(Stored data entries)
+ + + +

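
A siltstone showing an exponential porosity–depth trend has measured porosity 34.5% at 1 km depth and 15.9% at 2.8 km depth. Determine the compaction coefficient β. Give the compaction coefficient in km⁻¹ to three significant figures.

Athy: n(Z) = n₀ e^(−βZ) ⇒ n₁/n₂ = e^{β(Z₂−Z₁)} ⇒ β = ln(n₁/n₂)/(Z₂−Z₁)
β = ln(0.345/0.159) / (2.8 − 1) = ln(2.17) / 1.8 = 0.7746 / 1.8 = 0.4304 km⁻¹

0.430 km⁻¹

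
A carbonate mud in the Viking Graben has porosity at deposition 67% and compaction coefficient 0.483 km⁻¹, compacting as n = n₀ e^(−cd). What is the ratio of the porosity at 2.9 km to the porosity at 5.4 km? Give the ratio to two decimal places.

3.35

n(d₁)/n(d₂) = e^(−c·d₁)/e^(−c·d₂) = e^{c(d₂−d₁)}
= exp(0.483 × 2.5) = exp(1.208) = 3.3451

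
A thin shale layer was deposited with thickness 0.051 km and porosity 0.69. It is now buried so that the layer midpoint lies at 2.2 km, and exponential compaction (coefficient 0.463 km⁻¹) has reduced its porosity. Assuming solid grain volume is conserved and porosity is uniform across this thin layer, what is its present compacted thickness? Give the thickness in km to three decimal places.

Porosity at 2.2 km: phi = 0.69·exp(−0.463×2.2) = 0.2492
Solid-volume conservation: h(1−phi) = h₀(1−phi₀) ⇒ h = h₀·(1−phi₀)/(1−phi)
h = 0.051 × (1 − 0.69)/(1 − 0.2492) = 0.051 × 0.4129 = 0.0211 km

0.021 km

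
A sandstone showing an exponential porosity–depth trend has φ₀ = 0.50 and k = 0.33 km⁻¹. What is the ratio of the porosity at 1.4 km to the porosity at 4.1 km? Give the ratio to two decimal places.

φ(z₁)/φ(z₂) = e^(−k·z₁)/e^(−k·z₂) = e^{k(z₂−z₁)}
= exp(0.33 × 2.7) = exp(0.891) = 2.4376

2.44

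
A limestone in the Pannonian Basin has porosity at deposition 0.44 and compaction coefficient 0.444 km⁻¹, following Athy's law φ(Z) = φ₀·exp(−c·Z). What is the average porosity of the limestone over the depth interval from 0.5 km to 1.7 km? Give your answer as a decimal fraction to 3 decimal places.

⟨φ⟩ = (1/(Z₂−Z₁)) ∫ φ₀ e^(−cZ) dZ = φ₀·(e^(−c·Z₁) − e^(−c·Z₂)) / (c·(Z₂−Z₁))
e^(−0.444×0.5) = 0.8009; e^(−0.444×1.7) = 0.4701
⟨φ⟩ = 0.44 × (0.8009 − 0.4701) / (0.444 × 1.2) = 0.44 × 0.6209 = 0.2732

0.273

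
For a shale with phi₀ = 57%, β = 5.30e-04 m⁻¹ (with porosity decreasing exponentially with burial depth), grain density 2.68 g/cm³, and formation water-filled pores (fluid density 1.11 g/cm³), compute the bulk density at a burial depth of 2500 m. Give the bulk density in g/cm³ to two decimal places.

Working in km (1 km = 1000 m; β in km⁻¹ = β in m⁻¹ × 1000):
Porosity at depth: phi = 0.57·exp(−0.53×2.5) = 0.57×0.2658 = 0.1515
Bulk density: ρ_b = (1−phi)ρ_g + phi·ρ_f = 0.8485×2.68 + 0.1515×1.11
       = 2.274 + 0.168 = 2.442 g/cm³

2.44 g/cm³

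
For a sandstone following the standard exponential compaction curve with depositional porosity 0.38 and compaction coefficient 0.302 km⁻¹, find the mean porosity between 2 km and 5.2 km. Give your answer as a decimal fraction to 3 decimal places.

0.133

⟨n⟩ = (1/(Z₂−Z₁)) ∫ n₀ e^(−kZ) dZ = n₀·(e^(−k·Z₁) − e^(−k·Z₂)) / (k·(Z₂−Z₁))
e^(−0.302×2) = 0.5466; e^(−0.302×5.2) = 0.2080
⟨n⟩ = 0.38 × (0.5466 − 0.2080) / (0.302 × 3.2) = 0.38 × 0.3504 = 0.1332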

+ + + +

TASK REQUIREMENTS -
Please restate every line of the records exactly.

TASK ANSWER -
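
A siltstone showing an exponential porosity–depth trend has measured porosity 34.5% at 1 km depth and 15.9% at 2.8 km depth. Determine the compaction coefficient β. Give the compaction coefficient in km⁻¹ to three significant figures.

Athy: n(Z) = n₀ e^(−βZ) ⇒ n₁/n₂ = e^{β(Z₂−Z₁)} ⇒ β = ln(n₁/n₂)/(Z₂−Z₁)
β = ln(0.345/0.159) / (2.8 − 1) = ln(2.17) / 1.8 = 0.7746 / 1.8 = 0.4304 km⁻¹

0.430 km⁻¹

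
A carbonate mud in the Viking Graben has porosity at deposition 67% and compaction coefficient 0.483 km⁻¹, compacting as n = n₀ e^(−cd). What is the ratio of the porosity at 2.9 km to the porosity at 5.4 km? Give the ratio to two decimal places.

3.35

n(d₁)/n(d₂) = e^(−c·d₁)/e^(−c·d₂) = e^{c(d₂−d₁)}
= exp(0.483 × 2.5) = exp(1.208) = 3.3451

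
A thin shale layer was deposited with thickness 0.051 km and porosity 0.69. It is now buried so that the layer midpoint lies at 2.2 km, and exponential compaction (coefficient 0.463 km⁻¹) has reduced its porosity. Assuming solid grain volume is conserved and porosity is uniform across this thin layer, what is its present compacted thickness? Give the thickness in km to three decimal places.

Porosity at 2.2 km: phi = 0.69·exp(−0.463×2.2) = 0.2492
Solid-volume conservation: h(1−phi) = h₀(1−phi₀) ⇒ h = h₀·(1−phi₀)/(1−phi)
h = 0.051 × (1 − 0.69)/(1 − 0.2492) = 0.051 × 0.4129 = 0.0211 km

0.021 km

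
A sandstone showing an exponential porosity–depth trend has φ₀ = 0.50 and k = 0.33 km⁻¹. What is the ratio of the porosity at 1.4 km to the porosity at 4.1 km? Give the ratio to two decimal places.

φ(z₁)/φ(z₂) = e^(−k·z₁)/e^(−k·z₂) = e^{k(z₂−z₁)}
= exp(0.33 × 2.7) = exp(0.891) = 2.4376

2.44

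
A limestone in the Pannonian Basin has porosity at deposition 0.44 and compaction coefficient 0.444 km⁻¹, following Athy's law φ(Z) = φ₀·exp(−c·Z). What is the average porosity of the limestone over the depth interval from 0.5 km to 1.7 km? Give your answer as a decimal fraction to 3 decimal places.

⟨φ⟩ = (1/(Z₂−Z₁)) ∫ φ₀ e^(−cZ) dZ = φ₀·(e^(−c·Z₁) − e^(−c·Z₂)) / (c·(Z₂−Z₁))
e^(−0.444×0.5) = 0.8009; e^(−0.444×1.7) = 0.4701
⟨φ⟩ = 0.44 × (0.8009 − 0.4701) / (0.444 × 1.2) = 0.44 × 0.6209 = 0.2732

0.273

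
For a shale with phi₀ = 57%, β = 5.30e-04 m⁻¹ (with porosity decreasing exponentially with burial depth), grain density 2.68 g/cm³, and formation water-filled pores (fluid density 1.11 g/cm³), compute the bulk density at a burial depth of 2500 m. Give the bulk density in g/cm³ to two decimal places.

Working in km (1 km = 1000 m; β in km⁻¹ = β in m⁻¹ × 1000):
Porosity at depth: phi = 0.57·exp(−0.53×2.5) = 0.57×0.2658 = 0.1515
Bulk density: ρ_b = (1−phi)ρ_g + phi·ρ_f = 0.8485×2.68 + 0.1515×1.11
       = 2.274 + 0.168 = 2.442 g/cm³

2.44 g/cm³

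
For a sandstone following the standard exponential compaction curve with depositional porosity 0.38 and compaction coefficient 0.302 km⁻¹, find the mean porosity between 2 km and 5.2 km. Give your answer as a decimal fraction to 3 decimal places.

0.133

⟨n⟩ = (1/(Z₂−Z₁)) ∫ n₀ e^(−kZ) dZ = n₀·(e^(−k·Z₁) − e^(−k·Z₂)) / (k·(Z₂−Z₁))
e^(−0.302×2) = 0.5466; e^(−0.302×5.2) = 0.2080
⟨n⟩ = 0.38 × (0.5466 − 0.2080) / (0.302 × 3.2) = 0.38 × 0.3504 = 0.1332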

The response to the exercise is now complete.